Stored data
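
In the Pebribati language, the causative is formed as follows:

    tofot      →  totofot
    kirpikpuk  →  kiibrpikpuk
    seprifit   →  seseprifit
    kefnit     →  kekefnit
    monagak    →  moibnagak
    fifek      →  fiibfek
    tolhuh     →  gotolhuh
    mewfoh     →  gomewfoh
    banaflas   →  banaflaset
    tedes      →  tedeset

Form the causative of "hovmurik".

hoibvmurik

tedes and fifek both have last vowel 'e' yet inflect differently (tedeset, fiibfek), so the last vowel is not what conditions the rule; the final letter is.
"hovmurik" ends in -k. The stems ending in -k (fifek → fiibfek, kirpikpuk → kiibrpikpuk, monagak → moibnagak) insert -ib- after the first vowel.
So hovmurik → hoibvmurik.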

-- To do --
Return the entries above word for word.

-- Your response --
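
In the Pebribati language, the causative is formed as follows:

    tofot      →  totofot
    kirpikpuk  →  kiibrpikpuk
    seprifit   →  seseprifit
    kefnit     →  kekefnit
    monagak    →  moibnagak
    fifek      →  fiibfek
    tolhuh     →  gotolhuh
    mewfoh     →  gomewfoh
    banaflas   →  banaflaset
    tedes      →  tedeset

Form the causative of "hovmurik".

hoibvmurik

tedes and fifek both have last vowel 'e' yet inflect differently (tedeset, fiibfek), so the last vowel is not what conditions the rule; the final letter is.
"hovmurik" ends in -k. The stems ending in -k (fifek → fiibfek, kirpikpuk → kiibrpikpuk, monagak → moibnagak) insert -ib- after the first vowel.
So hovmurik → hoibvmurik.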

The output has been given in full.